(PROVIDED DATA)

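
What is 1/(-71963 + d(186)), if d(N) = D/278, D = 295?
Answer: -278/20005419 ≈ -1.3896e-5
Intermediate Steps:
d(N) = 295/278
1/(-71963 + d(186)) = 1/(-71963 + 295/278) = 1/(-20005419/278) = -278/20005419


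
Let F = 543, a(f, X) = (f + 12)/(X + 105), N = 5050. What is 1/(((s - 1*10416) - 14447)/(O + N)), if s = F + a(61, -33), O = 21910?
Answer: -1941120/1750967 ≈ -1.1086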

(End PROVIDED DATA)
(PROVIDED DATA)

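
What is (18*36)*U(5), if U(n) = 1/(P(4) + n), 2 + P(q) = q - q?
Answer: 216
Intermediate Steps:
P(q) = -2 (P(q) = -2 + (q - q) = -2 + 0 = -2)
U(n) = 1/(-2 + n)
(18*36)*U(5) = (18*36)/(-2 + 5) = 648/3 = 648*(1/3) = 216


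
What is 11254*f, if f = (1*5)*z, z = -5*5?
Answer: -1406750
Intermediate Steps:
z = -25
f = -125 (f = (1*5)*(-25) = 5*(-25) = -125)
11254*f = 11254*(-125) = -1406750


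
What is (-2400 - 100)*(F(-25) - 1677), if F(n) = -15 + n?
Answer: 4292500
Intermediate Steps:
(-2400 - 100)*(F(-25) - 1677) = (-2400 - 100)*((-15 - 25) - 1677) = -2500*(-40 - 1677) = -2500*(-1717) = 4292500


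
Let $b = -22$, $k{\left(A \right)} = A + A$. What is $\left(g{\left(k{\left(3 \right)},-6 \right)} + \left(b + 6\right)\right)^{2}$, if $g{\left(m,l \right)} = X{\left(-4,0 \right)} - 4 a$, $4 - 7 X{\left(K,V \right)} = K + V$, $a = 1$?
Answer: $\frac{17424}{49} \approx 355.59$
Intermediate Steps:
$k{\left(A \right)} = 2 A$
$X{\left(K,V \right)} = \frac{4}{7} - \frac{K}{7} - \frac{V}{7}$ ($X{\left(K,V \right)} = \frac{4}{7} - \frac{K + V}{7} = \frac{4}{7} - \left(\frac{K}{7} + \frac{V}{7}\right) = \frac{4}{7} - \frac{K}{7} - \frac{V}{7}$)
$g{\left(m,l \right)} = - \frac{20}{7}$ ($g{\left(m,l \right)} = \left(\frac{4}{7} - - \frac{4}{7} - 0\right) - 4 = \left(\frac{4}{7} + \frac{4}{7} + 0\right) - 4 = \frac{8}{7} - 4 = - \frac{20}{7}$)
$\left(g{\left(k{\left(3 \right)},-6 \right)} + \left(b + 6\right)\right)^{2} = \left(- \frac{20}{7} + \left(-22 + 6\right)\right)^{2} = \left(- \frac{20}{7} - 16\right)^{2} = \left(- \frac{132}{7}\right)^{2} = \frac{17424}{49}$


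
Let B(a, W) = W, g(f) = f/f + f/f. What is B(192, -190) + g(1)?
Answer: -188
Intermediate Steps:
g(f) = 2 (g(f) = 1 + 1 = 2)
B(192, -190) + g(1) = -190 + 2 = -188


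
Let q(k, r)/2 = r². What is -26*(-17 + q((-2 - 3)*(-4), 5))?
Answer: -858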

(End PROVIDED DATA)
(PROVIDED DATA)

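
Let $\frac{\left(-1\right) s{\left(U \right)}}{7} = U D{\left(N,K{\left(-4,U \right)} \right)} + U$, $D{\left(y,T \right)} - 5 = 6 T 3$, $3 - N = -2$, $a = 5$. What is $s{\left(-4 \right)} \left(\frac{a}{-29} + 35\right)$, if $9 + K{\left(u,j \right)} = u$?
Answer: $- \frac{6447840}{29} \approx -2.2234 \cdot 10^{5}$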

(End PROVIDED DATA)

EXERCISE AIM
Output should match, line for line, the stretch of the material above from the line holding "What is 1/(-71963" through the line holding "Answer: -1941120/1750967 ≈ -1.1086".

COMPLETED EXERCISE
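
What is 1/(-71963 + d(186)), if d(N) = D/278, D = 295?
Answer: -278/20005419 ≈ -1.3896e-5
Intermediate Steps:
d(N) = 295/278
1/(-71963 + d(186)) = 1/(-71963 + 295/278) = 1/(-20005419/278) = -278/20005419


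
Let F = 543, a(f, X) = (f + 12)/(X + 105), N = 5050. What is 1/(((s - 1*10416) - 14447)/(O + N)), if s = F + a(61, -33), O = 21910?
Answer: -1941120/1750967 ≈ -1.1086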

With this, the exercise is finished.